The answer must consist only of the lines from the line with "Two craft move" to the line with "Observers at rest relative to its origin star measure", both included, exactly as they stand below.

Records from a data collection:
- - - - - - -

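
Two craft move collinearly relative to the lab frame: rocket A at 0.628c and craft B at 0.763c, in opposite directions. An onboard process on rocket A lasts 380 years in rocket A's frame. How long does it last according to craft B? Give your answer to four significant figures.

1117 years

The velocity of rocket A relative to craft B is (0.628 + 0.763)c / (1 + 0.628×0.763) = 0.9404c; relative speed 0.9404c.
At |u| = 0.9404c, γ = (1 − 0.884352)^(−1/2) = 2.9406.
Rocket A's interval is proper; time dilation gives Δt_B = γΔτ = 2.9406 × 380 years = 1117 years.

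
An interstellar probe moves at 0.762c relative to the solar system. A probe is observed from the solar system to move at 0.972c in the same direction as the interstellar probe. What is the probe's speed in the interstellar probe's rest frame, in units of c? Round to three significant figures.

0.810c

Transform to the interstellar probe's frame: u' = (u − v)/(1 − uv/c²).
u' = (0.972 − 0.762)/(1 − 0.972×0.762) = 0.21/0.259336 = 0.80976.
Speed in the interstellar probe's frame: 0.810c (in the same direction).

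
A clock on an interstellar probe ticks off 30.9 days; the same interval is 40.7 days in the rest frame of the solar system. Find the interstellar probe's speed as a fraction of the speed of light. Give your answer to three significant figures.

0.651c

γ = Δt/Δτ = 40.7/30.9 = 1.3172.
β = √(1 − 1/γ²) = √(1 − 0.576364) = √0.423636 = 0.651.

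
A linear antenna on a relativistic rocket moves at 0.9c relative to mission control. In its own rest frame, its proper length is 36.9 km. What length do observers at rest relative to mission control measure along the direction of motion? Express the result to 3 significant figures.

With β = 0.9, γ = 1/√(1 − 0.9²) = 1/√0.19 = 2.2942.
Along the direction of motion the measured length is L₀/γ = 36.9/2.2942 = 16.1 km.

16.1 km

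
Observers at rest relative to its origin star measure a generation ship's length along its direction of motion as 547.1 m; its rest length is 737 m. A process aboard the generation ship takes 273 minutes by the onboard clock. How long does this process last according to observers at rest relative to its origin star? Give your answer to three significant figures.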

- - - - - - -

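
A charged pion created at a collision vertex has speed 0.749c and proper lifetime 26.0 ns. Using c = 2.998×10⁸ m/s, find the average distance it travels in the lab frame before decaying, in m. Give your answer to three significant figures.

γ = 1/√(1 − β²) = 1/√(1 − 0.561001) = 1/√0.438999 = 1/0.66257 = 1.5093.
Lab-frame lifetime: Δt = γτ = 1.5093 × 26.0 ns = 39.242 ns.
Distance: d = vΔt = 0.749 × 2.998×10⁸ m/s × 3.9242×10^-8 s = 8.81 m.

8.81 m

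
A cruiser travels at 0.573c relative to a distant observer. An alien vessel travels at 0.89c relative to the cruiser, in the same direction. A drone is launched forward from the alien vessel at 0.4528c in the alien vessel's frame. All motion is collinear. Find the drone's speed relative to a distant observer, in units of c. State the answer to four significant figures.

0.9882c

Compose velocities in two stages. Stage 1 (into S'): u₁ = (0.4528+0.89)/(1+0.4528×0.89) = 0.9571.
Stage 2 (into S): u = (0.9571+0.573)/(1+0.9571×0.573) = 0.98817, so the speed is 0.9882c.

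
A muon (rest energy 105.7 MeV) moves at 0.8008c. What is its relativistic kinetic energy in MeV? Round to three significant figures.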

- - - - - - -

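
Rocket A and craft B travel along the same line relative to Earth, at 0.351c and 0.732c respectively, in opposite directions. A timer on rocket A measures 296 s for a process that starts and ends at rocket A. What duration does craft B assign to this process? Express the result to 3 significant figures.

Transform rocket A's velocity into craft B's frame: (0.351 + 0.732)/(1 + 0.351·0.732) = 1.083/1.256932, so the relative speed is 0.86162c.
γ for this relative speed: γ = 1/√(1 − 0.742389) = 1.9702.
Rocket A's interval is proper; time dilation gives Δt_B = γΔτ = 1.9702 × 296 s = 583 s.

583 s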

- - - - - - -

#### PROBLEM SOLUTION
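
Two craft move collinearly relative to the lab frame: rocket A at 0.628c and craft B at 0.763c, in opposite directions. An onboard process on rocket A lasts 380 years in rocket A's frame. How long does it last according to craft B? Give your answer to four significant figures.

1117 years

The velocity of rocket A relative to craft B is (0.628 + 0.763)c / (1 + 0.628×0.763) = 0.9404c; relative speed 0.9404c.
At |u| = 0.9404c, γ = (1 − 0.884352)^(−1/2) = 2.9406.
Rocket A's interval is proper; time dilation gives Δt_B = γΔτ = 2.9406 × 380 years = 1117 years.

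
An interstellar probe moves at 0.762c relative to the solar system. A probe is observed from the solar system to move at 0.972c in the same direction as the interstellar probe. What is the probe's speed in the interstellar probe's rest frame, in units of c? Round to three significant figures.

0.810c

Transform to the interstellar probe's frame: u' = (u − v)/(1 − uv/c²).
u' = (0.972 − 0.762)/(1 − 0.972×0.762) = 0.21/0.259336 = 0.80976.
Speed in the interstellar probe's frame: 0.810c (in the same direction).

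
A clock on an interstellar probe ticks off 30.9 days; the same interval is 40.7 days in the rest frame of the solar system. Find the interstellar probe's speed as a fraction of the speed of light. Give your answer to three significant figures.

0.651c

γ = Δt/Δτ = 40.7/30.9 = 1.3172.
β = √(1 − 1/γ²) = √(1 − 0.576364) = √0.423636 = 0.651.

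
A linear antenna on a relativistic rocket moves at 0.9c relative to mission control. In its own rest frame, its proper length is 36.9 km. What length do observers at rest relative to mission control measure along the direction of motion? Express the result to 3 significant figures.

With β = 0.9, γ = 1/√(1 − 0.9²) = 1/√0.19 = 2.2942.
Along the direction of motion the measured length is L₀/γ = 36.9/2.2942 = 16.1 km.

16.1 km

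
Observers at rest relative to its origin star measure a generation ship's length along its direction of motion as 547.1 m; its rest length is 737 m. A process aboard the generation ship takes 273 minutes by the onboard clock. How long does this process last according to observers at rest relative to its origin star? Give your answer to three significant figures.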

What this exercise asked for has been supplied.